__DATA FOR THIS TASK__.
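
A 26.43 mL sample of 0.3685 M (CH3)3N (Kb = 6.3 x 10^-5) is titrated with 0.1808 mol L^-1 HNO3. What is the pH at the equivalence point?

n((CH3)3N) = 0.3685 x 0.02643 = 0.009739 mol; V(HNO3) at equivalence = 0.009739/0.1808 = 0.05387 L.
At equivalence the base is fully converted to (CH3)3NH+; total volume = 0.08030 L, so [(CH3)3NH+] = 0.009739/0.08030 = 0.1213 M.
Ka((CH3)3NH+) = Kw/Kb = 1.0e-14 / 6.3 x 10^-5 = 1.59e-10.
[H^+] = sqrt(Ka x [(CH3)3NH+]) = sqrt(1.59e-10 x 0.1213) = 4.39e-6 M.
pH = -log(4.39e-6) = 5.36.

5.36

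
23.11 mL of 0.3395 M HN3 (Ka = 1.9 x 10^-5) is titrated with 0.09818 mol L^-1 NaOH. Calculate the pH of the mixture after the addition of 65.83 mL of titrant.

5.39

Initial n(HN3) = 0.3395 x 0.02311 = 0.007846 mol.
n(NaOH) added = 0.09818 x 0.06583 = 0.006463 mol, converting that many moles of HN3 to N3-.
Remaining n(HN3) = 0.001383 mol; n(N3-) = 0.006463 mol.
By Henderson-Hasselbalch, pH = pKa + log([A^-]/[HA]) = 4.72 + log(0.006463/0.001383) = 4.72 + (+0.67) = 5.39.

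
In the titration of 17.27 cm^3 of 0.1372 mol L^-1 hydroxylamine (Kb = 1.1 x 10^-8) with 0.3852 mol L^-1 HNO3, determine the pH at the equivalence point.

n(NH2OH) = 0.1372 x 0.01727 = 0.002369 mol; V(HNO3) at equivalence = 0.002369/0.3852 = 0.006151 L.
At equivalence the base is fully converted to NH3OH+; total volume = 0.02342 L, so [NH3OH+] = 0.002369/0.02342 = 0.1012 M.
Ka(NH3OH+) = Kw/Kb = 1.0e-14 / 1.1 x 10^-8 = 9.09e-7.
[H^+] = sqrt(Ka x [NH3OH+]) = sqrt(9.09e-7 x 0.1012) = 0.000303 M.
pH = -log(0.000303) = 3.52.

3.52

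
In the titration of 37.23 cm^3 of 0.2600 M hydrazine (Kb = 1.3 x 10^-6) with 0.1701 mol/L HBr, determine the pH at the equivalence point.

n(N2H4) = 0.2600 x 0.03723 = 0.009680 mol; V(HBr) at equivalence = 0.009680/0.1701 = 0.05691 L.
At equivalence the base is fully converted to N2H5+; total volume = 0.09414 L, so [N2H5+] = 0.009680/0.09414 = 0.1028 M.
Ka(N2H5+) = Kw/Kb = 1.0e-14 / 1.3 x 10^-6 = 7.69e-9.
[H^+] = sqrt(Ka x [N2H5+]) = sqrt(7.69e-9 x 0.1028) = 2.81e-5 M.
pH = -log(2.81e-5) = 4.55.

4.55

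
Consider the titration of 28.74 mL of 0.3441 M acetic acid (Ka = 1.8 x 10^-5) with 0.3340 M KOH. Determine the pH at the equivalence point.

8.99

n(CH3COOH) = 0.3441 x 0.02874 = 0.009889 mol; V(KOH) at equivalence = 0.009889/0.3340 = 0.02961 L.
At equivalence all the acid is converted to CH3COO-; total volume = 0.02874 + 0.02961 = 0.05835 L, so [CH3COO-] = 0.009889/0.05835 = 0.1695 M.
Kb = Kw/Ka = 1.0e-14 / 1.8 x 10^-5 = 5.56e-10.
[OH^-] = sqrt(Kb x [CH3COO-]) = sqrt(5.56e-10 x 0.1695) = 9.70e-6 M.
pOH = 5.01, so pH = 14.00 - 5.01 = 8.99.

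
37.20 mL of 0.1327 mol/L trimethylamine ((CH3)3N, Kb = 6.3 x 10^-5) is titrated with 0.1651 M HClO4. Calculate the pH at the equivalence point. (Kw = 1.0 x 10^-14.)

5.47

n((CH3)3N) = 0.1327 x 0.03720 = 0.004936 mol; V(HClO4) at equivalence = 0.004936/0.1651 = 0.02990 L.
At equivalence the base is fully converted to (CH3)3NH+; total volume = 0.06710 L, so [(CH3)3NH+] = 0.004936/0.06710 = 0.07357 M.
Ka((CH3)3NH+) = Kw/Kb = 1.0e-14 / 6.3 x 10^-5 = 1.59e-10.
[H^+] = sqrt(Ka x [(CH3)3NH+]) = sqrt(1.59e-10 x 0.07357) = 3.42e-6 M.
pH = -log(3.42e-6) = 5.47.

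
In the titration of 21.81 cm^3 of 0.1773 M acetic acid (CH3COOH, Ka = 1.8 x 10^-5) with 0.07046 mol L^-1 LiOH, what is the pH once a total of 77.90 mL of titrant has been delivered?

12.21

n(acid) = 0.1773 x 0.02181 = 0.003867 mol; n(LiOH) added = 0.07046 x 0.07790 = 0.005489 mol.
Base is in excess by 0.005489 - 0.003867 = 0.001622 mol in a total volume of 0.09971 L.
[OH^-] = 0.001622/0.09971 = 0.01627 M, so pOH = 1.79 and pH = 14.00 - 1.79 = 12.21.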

__TASK BRIEF__.
Nothing but the lines from the one containing "In the titration of 21.81" through the final line of the data above is to be reproduced, each exactly as written.

__EXERCISE OUTPUT__.
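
In the titration of 21.81 cm^3 of 0.1773 M acetic acid (CH3COOH, Ka = 1.8 x 10^-5) with 0.07046 mol L^-1 LiOH, what is the pH once a total of 77.90 mL of titrant has been delivered?

12.21

n(acid) = 0.1773 x 0.02181 = 0.003867 mol; n(LiOH) added = 0.07046 x 0.07790 = 0.005489 mol.
Base is in excess by 0.005489 - 0.003867 = 0.001622 mol in a total volume of 0.09971 L.
[OH^-] = 0.001622/0.09971 = 0.01627 M, so pOH = 1.79 and pH = 14.00 - 1.79 = 12.21.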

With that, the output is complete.